***** Supplied entries *****
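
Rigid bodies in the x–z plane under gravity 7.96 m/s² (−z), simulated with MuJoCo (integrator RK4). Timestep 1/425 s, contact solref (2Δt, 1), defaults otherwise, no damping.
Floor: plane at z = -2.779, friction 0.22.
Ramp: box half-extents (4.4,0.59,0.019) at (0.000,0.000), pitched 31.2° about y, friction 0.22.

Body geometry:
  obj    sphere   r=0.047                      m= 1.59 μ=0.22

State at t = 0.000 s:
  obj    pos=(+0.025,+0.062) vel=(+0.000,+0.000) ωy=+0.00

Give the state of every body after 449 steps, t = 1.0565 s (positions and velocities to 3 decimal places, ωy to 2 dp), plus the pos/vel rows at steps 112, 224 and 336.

State at t = 1.0565 s:
  obj    pos=(+1.431,-0.790) vel=(+2.662,-1.612) ωy=+66.20

Key-timestep trajectory:
   step    t(s)  obj.x    obj.z    obj.vx   obj.vz 
    112  0.2635   +0.113  +0.009  +0.664  -0.402
    224  0.5271   +0.375  -0.150  +1.328  -0.804
    336  0.7906   +0.812  -0.415  +1.992  -1.206


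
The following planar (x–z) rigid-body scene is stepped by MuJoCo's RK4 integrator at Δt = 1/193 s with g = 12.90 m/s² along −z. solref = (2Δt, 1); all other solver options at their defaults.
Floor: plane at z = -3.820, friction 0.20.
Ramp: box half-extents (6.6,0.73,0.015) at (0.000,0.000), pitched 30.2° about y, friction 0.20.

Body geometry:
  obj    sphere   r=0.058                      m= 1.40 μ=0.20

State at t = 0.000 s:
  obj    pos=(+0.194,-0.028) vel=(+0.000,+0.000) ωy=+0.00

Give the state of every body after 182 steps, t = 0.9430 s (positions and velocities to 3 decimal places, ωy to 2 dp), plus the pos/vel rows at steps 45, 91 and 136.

State at t = 0.9430 s:
  obj    pos=(+1.975,-1.065) vel=(+3.778,-2.199) ωy=+75.33

Key-timestep trajectory:
   step    t(s)  obj.x    obj.z    obj.vx   obj.vz 
     45  0.2332   +0.303  -0.092  +0.934  -0.544
     91  0.4715   +0.639  -0.288  +1.889  -1.099
    136  0.7047   +1.189  -0.607  +2.823  -1.643


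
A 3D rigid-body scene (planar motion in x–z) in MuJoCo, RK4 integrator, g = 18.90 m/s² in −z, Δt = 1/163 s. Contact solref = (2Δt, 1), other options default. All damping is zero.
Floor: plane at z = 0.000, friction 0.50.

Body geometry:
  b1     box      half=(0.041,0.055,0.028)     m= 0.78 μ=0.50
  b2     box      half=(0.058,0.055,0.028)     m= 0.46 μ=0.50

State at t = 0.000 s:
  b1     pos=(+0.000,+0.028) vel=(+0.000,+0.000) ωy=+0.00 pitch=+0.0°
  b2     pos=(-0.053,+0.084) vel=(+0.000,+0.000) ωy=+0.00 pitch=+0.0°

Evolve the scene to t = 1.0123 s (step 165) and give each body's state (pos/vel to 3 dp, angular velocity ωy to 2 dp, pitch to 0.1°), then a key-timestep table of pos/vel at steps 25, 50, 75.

State at t = 1.0123 s:
  b1     pos=(+0.000,+0.028) vel=(+0.000,+0.000) ωy=+0.00 pitch=+0.0°
  b2     pos=(-0.112,+0.058) vel=(+0.000,+0.000) ωy=+0.00 pitch=-90.0°

Key-timestep trajectory:
   step    t(s)  b1.x    b1.z    b1.vx   b1.vz   b2.x    b2.z    b2.vx   b2.vz 
     25  0.1534   +0.000  +0.028  +0.000  +0.000   -0.082  +0.063  -0.292  +0.113
     50  0.3067   +0.000  +0.028  +0.000  +0.000   -0.123  +0.062  -0.036  +0.014
     75  0.4601   +0.000  +0.028  +0.000  +0.000   -0.106  +0.060  -0.063  -0.016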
*****
**Exercise details**
All lines of the data above that include the word "extents" must be shown.

**Final answer**
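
Ramp: box half-extents (4.4,0.59,0.019) at (0.000,0.000), pitched 31.2° about y, friction 0.22.
Ramp: box half-extents (6.6,0.73,0.015) at (0.000,0.000), pitched 30.2° about y, friction 0.20.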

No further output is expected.